Aim of the exercise: Copy each line of the data that has "Objectives" in it.

Saved data entries:
Start of Block

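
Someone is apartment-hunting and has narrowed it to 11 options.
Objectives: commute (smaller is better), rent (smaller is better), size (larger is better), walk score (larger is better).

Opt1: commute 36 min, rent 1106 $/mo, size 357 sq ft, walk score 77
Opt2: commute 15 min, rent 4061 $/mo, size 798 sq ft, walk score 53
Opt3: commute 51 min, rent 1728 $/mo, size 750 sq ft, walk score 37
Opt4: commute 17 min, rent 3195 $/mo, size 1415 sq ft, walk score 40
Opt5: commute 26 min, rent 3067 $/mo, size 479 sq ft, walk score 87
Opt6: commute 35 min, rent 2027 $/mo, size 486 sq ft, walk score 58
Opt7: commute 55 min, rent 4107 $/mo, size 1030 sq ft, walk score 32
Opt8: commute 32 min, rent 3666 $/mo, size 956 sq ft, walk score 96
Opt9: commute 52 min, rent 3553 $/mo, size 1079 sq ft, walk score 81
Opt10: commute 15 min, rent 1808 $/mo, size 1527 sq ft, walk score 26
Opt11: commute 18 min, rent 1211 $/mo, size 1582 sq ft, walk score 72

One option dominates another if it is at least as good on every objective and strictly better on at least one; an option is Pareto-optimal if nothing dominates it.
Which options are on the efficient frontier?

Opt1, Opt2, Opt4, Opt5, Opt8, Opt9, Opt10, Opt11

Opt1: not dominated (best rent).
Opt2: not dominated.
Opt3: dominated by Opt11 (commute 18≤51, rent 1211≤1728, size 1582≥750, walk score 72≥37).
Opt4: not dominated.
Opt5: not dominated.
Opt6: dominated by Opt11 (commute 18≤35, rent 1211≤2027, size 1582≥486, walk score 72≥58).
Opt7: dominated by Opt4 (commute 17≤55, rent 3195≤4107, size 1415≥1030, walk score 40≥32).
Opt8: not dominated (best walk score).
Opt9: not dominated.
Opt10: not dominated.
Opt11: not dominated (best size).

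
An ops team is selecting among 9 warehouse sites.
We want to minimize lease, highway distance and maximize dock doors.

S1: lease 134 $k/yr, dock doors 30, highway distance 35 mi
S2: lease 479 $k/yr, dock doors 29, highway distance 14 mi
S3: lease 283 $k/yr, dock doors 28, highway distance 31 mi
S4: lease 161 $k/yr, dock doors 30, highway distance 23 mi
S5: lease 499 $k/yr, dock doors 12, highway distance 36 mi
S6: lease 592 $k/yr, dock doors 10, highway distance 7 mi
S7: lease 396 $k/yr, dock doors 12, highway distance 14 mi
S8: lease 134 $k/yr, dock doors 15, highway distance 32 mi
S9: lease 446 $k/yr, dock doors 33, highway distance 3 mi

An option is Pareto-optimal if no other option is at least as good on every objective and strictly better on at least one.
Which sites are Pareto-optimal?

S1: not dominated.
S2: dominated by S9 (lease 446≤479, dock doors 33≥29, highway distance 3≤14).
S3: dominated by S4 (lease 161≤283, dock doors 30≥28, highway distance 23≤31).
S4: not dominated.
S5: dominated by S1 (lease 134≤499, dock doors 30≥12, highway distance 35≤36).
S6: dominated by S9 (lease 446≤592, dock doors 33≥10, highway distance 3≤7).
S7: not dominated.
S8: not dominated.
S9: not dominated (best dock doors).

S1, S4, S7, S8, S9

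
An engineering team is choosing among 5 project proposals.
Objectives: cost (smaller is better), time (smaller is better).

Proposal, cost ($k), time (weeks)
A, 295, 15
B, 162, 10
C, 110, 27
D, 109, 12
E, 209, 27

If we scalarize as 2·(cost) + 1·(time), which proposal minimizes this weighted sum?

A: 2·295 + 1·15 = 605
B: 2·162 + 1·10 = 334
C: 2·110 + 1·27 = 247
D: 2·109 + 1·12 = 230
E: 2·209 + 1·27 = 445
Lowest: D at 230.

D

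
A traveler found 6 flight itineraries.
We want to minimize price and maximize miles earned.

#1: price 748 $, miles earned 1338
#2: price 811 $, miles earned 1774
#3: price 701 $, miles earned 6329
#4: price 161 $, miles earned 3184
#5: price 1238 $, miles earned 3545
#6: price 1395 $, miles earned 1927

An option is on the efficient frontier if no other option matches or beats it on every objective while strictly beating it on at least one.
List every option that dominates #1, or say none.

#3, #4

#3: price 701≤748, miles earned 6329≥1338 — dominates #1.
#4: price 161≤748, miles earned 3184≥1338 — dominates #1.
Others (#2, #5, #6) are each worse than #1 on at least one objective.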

End of Block

Response area:
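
Objectives: commute (smaller is better), rent (smaller is better), size (larger is better), walk score (larger is better).
Objectives: cost (smaller is better), time (smaller is better).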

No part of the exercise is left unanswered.